Content starts

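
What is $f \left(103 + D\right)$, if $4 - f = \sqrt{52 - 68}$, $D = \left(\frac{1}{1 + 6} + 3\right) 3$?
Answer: $\frac{3148}{7} - \frac{3148 i}{7} \approx 449.71 - 449.71 i$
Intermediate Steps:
$D = \frac{66}{7}$ ($D = \left(\frac{1}{7} + 3\right) 3 = \frac{22}{7} \cdot 3 = \frac{66}{7} \approx 9.4286$)
$f = 4 - 4 i$ ($f = 4 - \sqrt{52 - 68} = 4 - \sqrt{-16} = 4 - 4 i \approx 4.0 - 4.0 i$)
$f \left(103 + D\right) = \left(4 - 4 i\right) \left(103 + \frac{66}{7}\right) = \left(4 - 4 i\right) \frac{787}{7} = \frac{3148}{7} - \frac{3148 i}{7}$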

Content ends

◆ PROBLEM DETAILS
Return the lines above exactly, keeping every word.

◆ TASK ANSWER
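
What is $f \left(103 + D\right)$, if $4 - f = \sqrt{52 - 68}$, $D = \left(\frac{1}{1 + 6} + 3\right) 3$?
Answer: $\frac{3148}{7} - \frac{3148 i}{7} \approx 449.71 - 449.71 i$
Intermediate Steps:
$D = \frac{66}{7}$ ($D = \left(\frac{1}{7} + 3\right) 3 = \frac{22}{7} \cdot 3 = \frac{66}{7} \approx 9.4286$)
$f = 4 - 4 i$ ($f = 4 - \sqrt{52 - 68} = 4 - \sqrt{-16} = 4 - 4 i \approx 4.0 - 4.0 i$)
$f \left(103 + D\right) = \left(4 - 4 i\right) \left(103 + \frac{66}{7}\right) = \left(4 - 4 i\right) \frac{787}{7} = \frac{3148}{7} - \frac{3148 i}{7}$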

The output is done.